--- Stored data ---
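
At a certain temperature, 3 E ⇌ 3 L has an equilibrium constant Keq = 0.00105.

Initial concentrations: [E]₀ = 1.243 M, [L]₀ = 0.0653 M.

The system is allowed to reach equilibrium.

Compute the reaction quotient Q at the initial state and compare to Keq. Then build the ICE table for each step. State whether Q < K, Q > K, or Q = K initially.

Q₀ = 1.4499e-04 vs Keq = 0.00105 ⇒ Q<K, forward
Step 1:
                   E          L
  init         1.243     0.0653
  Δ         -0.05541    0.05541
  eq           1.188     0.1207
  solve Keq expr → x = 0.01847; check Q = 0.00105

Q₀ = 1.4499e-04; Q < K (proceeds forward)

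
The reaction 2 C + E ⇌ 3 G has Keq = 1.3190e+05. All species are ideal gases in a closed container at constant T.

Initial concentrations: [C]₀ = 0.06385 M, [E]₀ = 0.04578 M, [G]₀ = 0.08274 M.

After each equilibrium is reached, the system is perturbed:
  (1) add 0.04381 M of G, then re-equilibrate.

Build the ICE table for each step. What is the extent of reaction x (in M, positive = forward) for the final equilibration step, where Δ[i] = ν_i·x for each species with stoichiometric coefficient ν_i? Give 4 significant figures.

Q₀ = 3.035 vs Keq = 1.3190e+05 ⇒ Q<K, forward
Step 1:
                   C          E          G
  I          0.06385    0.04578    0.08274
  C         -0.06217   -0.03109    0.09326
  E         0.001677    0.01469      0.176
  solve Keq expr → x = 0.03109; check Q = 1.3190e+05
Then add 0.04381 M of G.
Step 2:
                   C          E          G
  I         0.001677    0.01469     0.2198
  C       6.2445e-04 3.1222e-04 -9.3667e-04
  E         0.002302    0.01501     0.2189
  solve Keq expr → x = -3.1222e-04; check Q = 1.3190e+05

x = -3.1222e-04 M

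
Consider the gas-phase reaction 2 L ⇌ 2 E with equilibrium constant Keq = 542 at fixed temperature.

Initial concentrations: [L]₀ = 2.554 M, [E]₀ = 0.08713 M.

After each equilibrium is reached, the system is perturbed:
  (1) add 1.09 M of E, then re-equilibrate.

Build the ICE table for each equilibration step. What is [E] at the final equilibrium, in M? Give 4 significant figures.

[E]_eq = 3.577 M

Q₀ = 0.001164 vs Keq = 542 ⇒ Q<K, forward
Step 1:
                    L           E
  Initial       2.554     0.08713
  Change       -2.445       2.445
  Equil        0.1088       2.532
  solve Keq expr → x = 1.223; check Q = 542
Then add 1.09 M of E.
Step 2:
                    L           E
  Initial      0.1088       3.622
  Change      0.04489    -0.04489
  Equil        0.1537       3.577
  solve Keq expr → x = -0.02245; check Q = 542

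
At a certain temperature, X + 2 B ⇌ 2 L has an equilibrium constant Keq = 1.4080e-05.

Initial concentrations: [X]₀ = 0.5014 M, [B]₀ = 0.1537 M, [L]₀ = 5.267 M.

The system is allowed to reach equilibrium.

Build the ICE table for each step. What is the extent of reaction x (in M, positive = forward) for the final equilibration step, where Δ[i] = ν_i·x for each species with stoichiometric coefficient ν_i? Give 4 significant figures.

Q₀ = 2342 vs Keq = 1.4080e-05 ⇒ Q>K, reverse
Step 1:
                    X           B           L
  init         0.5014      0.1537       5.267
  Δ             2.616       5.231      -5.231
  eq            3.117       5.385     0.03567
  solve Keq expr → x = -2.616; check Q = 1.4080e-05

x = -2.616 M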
---
#### Requirement
Your answer must be every line from the entries that contains the string "equilibrate", copied as it stands.

#### Answer for the task
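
  (1) add 0.04381 M of G, then re-equilibrate.
  (1) add 1.09 M of E, then re-equilibrate.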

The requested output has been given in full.